[Extracted data]:
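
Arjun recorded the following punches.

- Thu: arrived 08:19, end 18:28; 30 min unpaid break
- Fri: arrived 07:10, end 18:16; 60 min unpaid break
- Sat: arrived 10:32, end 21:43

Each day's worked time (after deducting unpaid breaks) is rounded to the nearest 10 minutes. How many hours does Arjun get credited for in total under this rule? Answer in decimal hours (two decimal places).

Thu: 08:19–18:28 = 10 h 9 min − 30 min = 9 h 39 min → rounds to 9 h 40 min
Fri: 07:10–18:16 = 11 h 6 min − 60 min = 10 h 6 min → rounds to 10 h 10 min
Sat: 10:32–21:43 = 11 h 11 min → rounds to 11 h 10 min
Total credited: 31 h 0 min.

31.00 hours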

[The task]: Only those lines of the entries above that run from the line containing "- Fri: arrived" to the line containing "- Sat: arrived 10:32, end 21:43", both included, should be transcribed exactly.

[Answer to the problem]:
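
- Fri: arrived 07:10, end 18:16; 60 min unpaid break
- Sat: arrived 10:32, end 21:43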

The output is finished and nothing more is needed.